EXERCISE BRIEF: First find the line with "For the following" in the entries below, then set down exactly every line through the line with "L = 'o$omomnmnnnmnn'", that line included.

LISTED RECORDS:
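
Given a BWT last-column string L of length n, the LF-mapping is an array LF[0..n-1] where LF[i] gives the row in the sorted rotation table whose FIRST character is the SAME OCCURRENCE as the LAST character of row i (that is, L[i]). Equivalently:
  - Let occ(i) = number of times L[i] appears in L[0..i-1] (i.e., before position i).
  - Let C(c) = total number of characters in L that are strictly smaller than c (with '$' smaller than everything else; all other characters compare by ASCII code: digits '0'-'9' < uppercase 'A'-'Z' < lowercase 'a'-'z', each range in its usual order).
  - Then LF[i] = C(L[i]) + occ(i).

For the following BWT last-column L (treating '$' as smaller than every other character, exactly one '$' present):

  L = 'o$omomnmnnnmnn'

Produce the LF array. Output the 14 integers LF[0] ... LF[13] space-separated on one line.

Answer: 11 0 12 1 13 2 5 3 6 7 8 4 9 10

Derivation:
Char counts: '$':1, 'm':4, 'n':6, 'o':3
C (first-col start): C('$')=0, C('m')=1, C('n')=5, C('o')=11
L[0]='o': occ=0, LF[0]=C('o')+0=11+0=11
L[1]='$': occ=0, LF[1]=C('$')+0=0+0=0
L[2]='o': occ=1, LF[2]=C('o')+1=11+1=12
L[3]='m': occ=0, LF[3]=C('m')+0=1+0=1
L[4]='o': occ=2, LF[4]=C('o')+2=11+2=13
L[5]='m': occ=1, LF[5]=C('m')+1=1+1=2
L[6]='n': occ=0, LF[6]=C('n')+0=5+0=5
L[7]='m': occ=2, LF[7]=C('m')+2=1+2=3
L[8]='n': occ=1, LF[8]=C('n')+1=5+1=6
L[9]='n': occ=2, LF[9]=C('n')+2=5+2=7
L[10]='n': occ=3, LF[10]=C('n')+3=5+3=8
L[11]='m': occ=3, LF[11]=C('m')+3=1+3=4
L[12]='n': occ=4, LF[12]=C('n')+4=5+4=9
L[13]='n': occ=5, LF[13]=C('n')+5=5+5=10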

--

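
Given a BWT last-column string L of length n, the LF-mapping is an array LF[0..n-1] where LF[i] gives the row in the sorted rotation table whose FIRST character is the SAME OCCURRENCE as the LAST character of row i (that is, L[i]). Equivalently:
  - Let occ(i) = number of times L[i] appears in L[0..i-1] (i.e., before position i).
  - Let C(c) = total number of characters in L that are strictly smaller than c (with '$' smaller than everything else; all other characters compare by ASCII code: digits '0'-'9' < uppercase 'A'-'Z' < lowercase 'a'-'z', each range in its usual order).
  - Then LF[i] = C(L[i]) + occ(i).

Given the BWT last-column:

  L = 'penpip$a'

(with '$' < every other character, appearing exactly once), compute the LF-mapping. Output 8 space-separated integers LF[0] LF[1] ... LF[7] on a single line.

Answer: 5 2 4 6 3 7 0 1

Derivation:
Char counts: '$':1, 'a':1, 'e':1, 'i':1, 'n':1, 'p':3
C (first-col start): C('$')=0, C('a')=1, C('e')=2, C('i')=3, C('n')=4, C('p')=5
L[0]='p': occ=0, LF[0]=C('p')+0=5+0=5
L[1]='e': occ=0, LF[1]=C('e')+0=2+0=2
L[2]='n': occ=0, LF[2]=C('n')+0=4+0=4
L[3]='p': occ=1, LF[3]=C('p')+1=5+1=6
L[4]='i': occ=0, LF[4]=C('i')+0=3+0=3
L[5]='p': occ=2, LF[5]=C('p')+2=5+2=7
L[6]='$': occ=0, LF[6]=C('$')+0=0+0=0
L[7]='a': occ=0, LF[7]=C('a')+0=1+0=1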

RESPONSE TO THE TASK:
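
For the following BWT last-column L (treating '$' as smaller than every other character, exactly one '$' present):

  L = 'o$omomnmnnnmnn'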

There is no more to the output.